---- Dataset extract

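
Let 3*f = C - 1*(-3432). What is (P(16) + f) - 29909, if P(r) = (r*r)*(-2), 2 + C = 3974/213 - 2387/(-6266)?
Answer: -117201606599/4003974 ≈ -29271.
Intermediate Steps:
C = 22740199/1334658 (C = -2 + (3974/213 - 2387/(-6266)) = -2 + (3974*(1/213) - 2387*(-1/6266)) = -2 + (3974/213 + 2387/6266) = -2 + 25409515/1334658 = 22740199/1334658 ≈ 17.038)
P(r) = -2*r**2 (P(r) = r**2*(-2) = -2*r**2)
f = 4603286455/4003974 (f = (22740199/1334658 - 1*(-3432))/3 = (22740199/1334658 + 3432)/3 = (1/3)*(4603286455/1334658) = 4603286455/4003974 ≈ 1149.7)
(P(16) + f) - 29909 = (-2*16**2 + 4603286455/4003974) - 29909 = (-2*256 + 4603286455/4003974) - 29909 = (-512 + 4603286455/4003974) - 29909 = 2553251767/4003974 - 29909 = -117201606599/4003974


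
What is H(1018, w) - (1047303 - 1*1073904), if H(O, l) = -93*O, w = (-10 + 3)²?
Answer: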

--------

With "What" as the string to look for, count the matching lines above and give the number by itself.

2